[Start of Attachment]

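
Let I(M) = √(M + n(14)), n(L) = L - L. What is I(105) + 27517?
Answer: 27517 + √105 ≈ 27527.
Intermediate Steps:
n(L) = 0
I(M) = √M (I(M) = √(M + 0) = √M)
I(105) + 27517 = √105 + 27517 = 27517 + √105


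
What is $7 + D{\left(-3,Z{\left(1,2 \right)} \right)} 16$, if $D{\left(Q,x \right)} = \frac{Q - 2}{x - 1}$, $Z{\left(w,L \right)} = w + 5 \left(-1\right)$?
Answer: $23$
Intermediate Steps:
$Z{\left(w,L \right)} = -5 + w$ ($Z{\left(w,L \right)} = w - 5 = -5 + w$)
$D{\left(Q,x \right)} = \frac{-2 + Q}{-1 + x}$
$7 + D{\left(-3,Z{\left(1,2 \right)} \right)} 16 = 7 + \frac{-2 - 3}{-1 + \left(-5 + 1\right)} 16 = 7 + \frac{1}{-1 - 4} \left(-5\right) 16 = 7 + \frac{1}{-5} \left(-5\right) 16 = 7 + \left(- \frac{1}{5}\right) \left(-5\right) 16 = 7 + 1 \cdot 16 = 7 + 16 = 23$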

[End of Attachment]

- THE PROBLEM: Look through the records and give only the number of lines where the string "What" appears.

- EXERCISE ANSWER: 2